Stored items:
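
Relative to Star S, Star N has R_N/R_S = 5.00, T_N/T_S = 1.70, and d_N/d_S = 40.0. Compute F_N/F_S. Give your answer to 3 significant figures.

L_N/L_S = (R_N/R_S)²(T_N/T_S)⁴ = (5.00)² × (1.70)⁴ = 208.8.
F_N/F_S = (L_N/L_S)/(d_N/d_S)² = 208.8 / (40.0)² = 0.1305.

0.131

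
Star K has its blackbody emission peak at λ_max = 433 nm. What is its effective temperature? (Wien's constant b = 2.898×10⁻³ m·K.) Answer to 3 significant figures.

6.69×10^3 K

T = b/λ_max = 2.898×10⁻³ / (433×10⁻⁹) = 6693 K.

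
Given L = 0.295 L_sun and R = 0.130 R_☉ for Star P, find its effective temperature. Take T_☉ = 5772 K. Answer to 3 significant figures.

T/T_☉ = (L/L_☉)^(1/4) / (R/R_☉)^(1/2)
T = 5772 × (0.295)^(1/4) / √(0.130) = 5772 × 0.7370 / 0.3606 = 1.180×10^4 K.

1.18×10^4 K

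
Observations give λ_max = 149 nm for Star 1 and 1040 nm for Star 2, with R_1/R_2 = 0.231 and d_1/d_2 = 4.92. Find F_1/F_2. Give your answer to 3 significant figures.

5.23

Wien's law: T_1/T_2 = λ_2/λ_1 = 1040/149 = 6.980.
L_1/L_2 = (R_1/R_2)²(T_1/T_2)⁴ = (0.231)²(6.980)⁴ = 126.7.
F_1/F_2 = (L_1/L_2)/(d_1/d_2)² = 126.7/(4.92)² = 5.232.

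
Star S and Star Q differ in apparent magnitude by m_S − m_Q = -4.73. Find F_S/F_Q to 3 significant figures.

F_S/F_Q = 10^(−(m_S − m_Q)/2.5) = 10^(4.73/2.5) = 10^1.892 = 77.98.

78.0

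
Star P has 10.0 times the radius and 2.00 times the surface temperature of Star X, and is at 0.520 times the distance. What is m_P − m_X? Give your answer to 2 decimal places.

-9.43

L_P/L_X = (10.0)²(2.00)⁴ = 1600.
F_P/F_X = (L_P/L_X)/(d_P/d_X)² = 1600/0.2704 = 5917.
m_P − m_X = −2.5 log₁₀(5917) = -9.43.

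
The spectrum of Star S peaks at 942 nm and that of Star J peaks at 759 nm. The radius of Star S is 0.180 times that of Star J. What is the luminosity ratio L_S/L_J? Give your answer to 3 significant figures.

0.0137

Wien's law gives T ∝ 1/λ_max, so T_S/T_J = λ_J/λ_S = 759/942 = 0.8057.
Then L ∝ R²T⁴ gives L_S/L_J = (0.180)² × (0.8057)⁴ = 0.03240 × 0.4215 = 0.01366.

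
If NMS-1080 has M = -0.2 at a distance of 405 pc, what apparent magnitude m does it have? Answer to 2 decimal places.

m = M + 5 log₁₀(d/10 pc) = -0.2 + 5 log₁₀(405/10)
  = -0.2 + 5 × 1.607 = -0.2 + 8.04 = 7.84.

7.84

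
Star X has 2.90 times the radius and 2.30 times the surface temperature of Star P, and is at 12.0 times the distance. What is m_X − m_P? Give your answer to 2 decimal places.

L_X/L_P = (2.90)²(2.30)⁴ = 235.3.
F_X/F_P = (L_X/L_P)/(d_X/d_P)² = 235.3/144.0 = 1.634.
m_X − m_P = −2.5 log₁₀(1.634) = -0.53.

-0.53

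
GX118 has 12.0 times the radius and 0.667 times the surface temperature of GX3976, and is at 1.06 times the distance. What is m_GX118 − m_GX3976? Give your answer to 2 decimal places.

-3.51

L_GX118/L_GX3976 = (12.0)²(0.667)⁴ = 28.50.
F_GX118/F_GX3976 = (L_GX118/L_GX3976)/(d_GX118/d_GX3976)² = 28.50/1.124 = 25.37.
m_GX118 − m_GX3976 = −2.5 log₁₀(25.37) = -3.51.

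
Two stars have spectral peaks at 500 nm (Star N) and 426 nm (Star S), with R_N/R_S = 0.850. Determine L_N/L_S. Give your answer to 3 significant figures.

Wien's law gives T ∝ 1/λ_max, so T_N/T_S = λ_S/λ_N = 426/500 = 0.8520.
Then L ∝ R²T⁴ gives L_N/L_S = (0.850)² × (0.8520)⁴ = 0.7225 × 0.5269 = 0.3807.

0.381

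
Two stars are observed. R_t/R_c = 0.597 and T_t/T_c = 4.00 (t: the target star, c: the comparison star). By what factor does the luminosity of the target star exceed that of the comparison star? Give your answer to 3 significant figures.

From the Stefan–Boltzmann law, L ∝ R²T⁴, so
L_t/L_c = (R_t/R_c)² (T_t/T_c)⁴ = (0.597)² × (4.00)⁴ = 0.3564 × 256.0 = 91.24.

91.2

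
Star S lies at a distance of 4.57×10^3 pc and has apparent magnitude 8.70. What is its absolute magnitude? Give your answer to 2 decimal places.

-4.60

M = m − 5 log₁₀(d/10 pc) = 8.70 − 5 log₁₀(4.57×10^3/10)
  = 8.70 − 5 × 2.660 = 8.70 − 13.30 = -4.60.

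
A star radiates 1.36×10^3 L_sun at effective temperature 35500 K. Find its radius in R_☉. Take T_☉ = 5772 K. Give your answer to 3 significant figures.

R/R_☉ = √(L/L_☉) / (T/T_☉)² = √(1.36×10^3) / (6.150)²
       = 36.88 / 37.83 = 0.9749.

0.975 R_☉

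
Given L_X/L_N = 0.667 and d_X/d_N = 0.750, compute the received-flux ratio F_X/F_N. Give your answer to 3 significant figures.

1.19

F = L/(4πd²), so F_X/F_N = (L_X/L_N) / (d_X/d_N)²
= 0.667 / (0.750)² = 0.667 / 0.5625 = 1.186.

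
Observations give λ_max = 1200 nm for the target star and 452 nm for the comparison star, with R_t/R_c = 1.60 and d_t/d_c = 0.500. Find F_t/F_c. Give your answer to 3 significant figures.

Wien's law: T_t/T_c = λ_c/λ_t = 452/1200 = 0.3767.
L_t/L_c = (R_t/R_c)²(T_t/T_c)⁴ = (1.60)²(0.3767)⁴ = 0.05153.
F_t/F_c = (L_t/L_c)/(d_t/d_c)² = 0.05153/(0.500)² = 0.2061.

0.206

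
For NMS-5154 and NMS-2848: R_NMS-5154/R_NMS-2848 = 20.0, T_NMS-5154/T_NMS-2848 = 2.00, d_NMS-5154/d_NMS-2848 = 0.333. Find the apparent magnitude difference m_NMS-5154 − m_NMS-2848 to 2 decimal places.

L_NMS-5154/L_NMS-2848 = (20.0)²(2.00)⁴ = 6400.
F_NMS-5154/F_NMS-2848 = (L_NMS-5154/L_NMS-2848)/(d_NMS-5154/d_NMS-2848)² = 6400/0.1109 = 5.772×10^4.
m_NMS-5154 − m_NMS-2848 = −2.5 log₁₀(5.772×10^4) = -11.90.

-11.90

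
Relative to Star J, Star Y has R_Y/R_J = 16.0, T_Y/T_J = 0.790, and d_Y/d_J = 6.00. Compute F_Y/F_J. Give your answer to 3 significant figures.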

REQUIREMENT: Set down every entry once more, exactly as it was written above.

COMPLETED TASK:
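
Relative to Star S, Star N has R_N/R_S = 5.00, T_N/T_S = 1.70, and d_N/d_S = 40.0. Compute F_N/F_S. Give your answer to 3 significant figures.

L_N/L_S = (R_N/R_S)²(T_N/T_S)⁴ = (5.00)² × (1.70)⁴ = 208.8.
F_N/F_S = (L_N/L_S)/(d_N/d_S)² = 208.8 / (40.0)² = 0.1305.

0.131

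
Star K has its blackbody emission peak at λ_max = 433 nm. What is its effective temperature? (Wien's constant b = 2.898×10⁻³ m·K.) Answer to 3 significant figures.

6.69×10^3 K

T = b/λ_max = 2.898×10⁻³ / (433×10⁻⁹) = 6693 K.

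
Given L = 0.295 L_sun and R = 0.130 R_☉ for Star P, find its effective temperature. Take T_☉ = 5772 K. Answer to 3 significant figures.

T/T_☉ = (L/L_☉)^(1/4) / (R/R_☉)^(1/2)
T = 5772 × (0.295)^(1/4) / √(0.130) = 5772 × 0.7370 / 0.3606 = 1.180×10^4 K.

1.18×10^4 K

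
Observations give λ_max = 149 nm for Star 1 and 1040 nm for Star 2, with R_1/R_2 = 0.231 and d_1/d_2 = 4.92. Find F_1/F_2. Give your answer to 3 significant figures.

5.23

Wien's law: T_1/T_2 = λ_2/λ_1 = 1040/149 = 6.980.
L_1/L_2 = (R_1/R_2)²(T_1/T_2)⁴ = (0.231)²(6.980)⁴ = 126.7.
F_1/F_2 = (L_1/L_2)/(d_1/d_2)² = 126.7/(4.92)² = 5.232.

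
Star S and Star Q differ in apparent magnitude by m_S − m_Q = -4.73. Find F_S/F_Q to 3 significant figures.

F_S/F_Q = 10^(−(m_S − m_Q)/2.5) = 10^(4.73/2.5) = 10^1.892 = 77.98.

78.0

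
Star P has 10.0 times the radius and 2.00 times the surface temperature of Star X, and is at 0.520 times the distance. What is m_P − m_X? Give your answer to 2 decimal places.

-9.43

L_P/L_X = (10.0)²(2.00)⁴ = 1600.
F_P/F_X = (L_P/L_X)/(d_P/d_X)² = 1600/0.2704 = 5917.
m_P − m_X = −2.5 log₁₀(5917) = -9.43.

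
The spectrum of Star S peaks at 942 nm and that of Star J peaks at 759 nm. The radius of Star S is 0.180 times that of Star J. What is the luminosity ratio L_S/L_J? Give your answer to 3 significant figures.

0.0137

Wien's law gives T ∝ 1/λ_max, so T_S/T_J = λ_J/λ_S = 759/942 = 0.8057.
Then L ∝ R²T⁴ gives L_S/L_J = (0.180)² × (0.8057)⁴ = 0.03240 × 0.4215 = 0.01366.

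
If NMS-1080 has M = -0.2 at a distance of 405 pc, what apparent magnitude m does it have? Answer to 2 decimal places.

m = M + 5 log₁₀(d/10 pc) = -0.2 + 5 log₁₀(405/10)
  = -0.2 + 5 × 1.607 = -0.2 + 8.04 = 7.84.

7.84

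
Star X has 2.90 times the radius and 2.30 times the surface temperature of Star P, and is at 12.0 times the distance. What is m_X − m_P? Give your answer to 2 decimal places.

L_X/L_P = (2.90)²(2.30)⁴ = 235.3.
F_X/F_P = (L_X/L_P)/(d_X/d_P)² = 235.3/144.0 = 1.634.
m_X − m_P = −2.5 log₁₀(1.634) = -0.53.

-0.53

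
GX118 has 12.0 times the radius and 0.667 times the surface temperature of GX3976, and is at 1.06 times the distance. What is m_GX118 − m_GX3976? Give your answer to 2 decimal places.

-3.51

L_GX118/L_GX3976 = (12.0)²(0.667)⁴ = 28.50.
F_GX118/F_GX3976 = (L_GX118/L_GX3976)/(d_GX118/d_GX3976)² = 28.50/1.124 = 25.37.
m_GX118 − m_GX3976 = −2.5 log₁₀(25.37) = -3.51.

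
Two stars have spectral peaks at 500 nm (Star N) and 426 nm (Star S), with R_N/R_S = 0.850. Determine L_N/L_S. Give your answer to 3 significant figures.

Wien's law gives T ∝ 1/λ_max, so T_N/T_S = λ_S/λ_N = 426/500 = 0.8520.
Then L ∝ R²T⁴ gives L_N/L_S = (0.850)² × (0.8520)⁴ = 0.7225 × 0.5269 = 0.3807.

0.381

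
Two stars are observed. R_t/R_c = 0.597 and T_t/T_c = 4.00 (t: the target star, c: the comparison star). By what factor does the luminosity of the target star exceed that of the comparison star? Give your answer to 3 significant figures.

From the Stefan–Boltzmann law, L ∝ R²T⁴, so
L_t/L_c = (R_t/R_c)² (T_t/T_c)⁴ = (0.597)² × (4.00)⁴ = 0.3564 × 256.0 = 91.24.

91.2

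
Star S lies at a distance of 4.57×10^3 pc and has apparent magnitude 8.70. What is its absolute magnitude? Give your answer to 2 decimal places.

-4.60

M = m − 5 log₁₀(d/10 pc) = 8.70 − 5 log₁₀(4.57×10^3/10)
  = 8.70 − 5 × 2.660 = 8.70 − 13.30 = -4.60.

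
A star radiates 1.36×10^3 L_sun at effective temperature 35500 K. Find its radius in R_☉. Take T_☉ = 5772 K. Give your answer to 3 significant figures.

R/R_☉ = √(L/L_☉) / (T/T_☉)² = √(1.36×10^3) / (6.150)²
       = 36.88 / 37.83 = 0.9749.

0.975 R_☉

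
Given L_X/L_N = 0.667 and d_X/d_N = 0.750, compute the received-flux ratio F_X/F_N. Give your answer to 3 significant figures.

1.19

F = L/(4πd²), so F_X/F_N = (L_X/L_N) / (d_X/d_N)²
= 0.667 / (0.750)² = 0.667 / 0.5625 = 1.186.

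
Observations give λ_max = 1200 nm for the target star and 452 nm for the comparison star, with R_t/R_c = 1.60 and d_t/d_c = 0.500. Find F_t/F_c. Give your answer to 3 significant figures.

Wien's law: T_t/T_c = λ_c/λ_t = 452/1200 = 0.3767.
L_t/L_c = (R_t/R_c)²(T_t/T_c)⁴ = (1.60)²(0.3767)⁴ = 0.05153.
F_t/F_c = (L_t/L_c)/(d_t/d_c)² = 0.05153/(0.500)² = 0.2061.

0.206

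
For NMS-5154 and NMS-2848: R_NMS-5154/R_NMS-2848 = 20.0, T_NMS-5154/T_NMS-2848 = 2.00, d_NMS-5154/d_NMS-2848 = 0.333. Find the apparent magnitude difference m_NMS-5154 − m_NMS-2848 to 2 decimal places.

L_NMS-5154/L_NMS-2848 = (20.0)²(2.00)⁴ = 6400.
F_NMS-5154/F_NMS-2848 = (L_NMS-5154/L_NMS-2848)/(d_NMS-5154/d_NMS-2848)² = 6400/0.1109 = 5.772×10^4.
m_NMS-5154 − m_NMS-2848 = −2.5 log₁₀(5.772×10^4) = -11.90.

-11.90

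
Relative to Star J, Star Y has R_Y/R_J = 16.0, T_Y/T_J = 0.790, and d_Y/d_J = 6.00. Compute F_Y/F_J. Give your answer to 3 significant figures.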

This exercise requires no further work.